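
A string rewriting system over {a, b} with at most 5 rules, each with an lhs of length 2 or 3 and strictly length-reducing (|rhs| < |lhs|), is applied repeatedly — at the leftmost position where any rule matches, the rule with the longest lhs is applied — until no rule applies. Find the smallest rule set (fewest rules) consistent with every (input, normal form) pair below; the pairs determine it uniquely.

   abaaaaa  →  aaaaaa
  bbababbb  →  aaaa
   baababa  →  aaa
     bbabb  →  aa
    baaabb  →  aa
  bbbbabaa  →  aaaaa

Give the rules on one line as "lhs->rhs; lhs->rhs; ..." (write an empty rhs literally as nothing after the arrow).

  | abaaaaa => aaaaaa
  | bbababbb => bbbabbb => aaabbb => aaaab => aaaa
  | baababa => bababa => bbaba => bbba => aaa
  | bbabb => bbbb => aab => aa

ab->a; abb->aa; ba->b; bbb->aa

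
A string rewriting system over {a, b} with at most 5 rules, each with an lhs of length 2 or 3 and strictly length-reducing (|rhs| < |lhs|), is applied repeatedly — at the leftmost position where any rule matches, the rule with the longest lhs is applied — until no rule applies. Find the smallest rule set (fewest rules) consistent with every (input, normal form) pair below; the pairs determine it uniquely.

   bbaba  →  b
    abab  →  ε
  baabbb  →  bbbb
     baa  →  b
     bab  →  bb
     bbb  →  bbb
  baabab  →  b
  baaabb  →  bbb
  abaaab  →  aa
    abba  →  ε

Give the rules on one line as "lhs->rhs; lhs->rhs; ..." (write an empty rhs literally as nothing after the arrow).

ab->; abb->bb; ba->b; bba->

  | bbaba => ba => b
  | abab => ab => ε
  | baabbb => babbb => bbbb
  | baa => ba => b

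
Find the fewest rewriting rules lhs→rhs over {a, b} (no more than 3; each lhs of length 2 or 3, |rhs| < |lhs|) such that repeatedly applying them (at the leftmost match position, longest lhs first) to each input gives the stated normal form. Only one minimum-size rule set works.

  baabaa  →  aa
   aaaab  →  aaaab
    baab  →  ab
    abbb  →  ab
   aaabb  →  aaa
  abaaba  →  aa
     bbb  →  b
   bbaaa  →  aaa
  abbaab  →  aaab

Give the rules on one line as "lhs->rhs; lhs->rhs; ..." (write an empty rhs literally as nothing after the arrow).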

EXERCISE DIRECTIONS :: Top to bottom, set down the entries above word for word.

RESULT FOR THIS TASK ::
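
A string rewriting system over {a, b} with at most 5 rules, each with an lhs of length 2 or 3 and strictly length-reducing (|rhs| < |lhs|), is applied repeatedly — at the leftmost position where any rule matches, the rule with the longest lhs is applied — until no rule applies. Find the smallest rule set (fewest rules) consistent with every (input, normal form) pair below; the pairs determine it uniquely.

   abaaaaa  →  aaaaaa
  bbababbb  →  aaaa
   baababa  →  aaa
     bbabb  →  aa
    baaabb  →  aa
  bbbbabaa  →  aaaaa

Give the rules on one line as "lhs->rhs; lhs->rhs; ..." (write an empty rhs literally as nothing after the arrow).

  | abaaaaa => aaaaaa
  | bbababbb => bbbabbb => aaabbb => aaaab => aaaa
  | baababa => bababa => bbaba => bbba => aaa
  | bbabb => bbbb => aab => aa

ab->a; abb->aa; ba->b; bbb->aa

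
A string rewriting system over {a, b} with at most 5 rules, each with an lhs of length 2 or 3 and strictly length-reducing (|rhs| < |lhs|), is applied repeatedly — at the leftmost position where any rule matches, the rule with the longest lhs is applied — until no rule applies. Find the smallest rule set (fewest rules) consistent with every (input, normal form) pair below; the pairs determine it uniquely.

   bbaba  →  b
    abab  →  ε
  baabbb  →  bbbb
     baa  →  b
     bab  →  bb
     bbb  →  bbb
  baabab  →  b
  baaabb  →  bbb
  abaaab  →  aa
    abba  →  ε

Give the rules on one line as "lhs->rhs; lhs->rhs; ..." (write an empty rhs literally as nothing after the arrow).

ab->; abb->bb; ba->b; bba->

  | bbaba => ba => b
  | abab => ab => ε
  | baabbb => babbb => bbbb
  | baa => ba => b

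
Find the fewest rewriting rules lhs→rhs over {a, b} (no more than 3; each lhs of length 2 or 3, |rhs| < |lhs|) such that repeatedly applying them (at the leftmost match position, longest lhs first) to each input gives the stated normal form. Only one minimum-size rule set works.

  baabaa  →  aa
   aaaab  →  aaaab
    baab  →  ab
    abbb  →  ab
   aaabb  →  aaa
  abaaba  →  aa
     bbb  →  b
   bbaaa  →  aaa
  abbaab  →  aaab

Give the rules on one line as "lhs->rhs; lhs->rhs; ..." (write an empty rhs literally as nothing after the arrow).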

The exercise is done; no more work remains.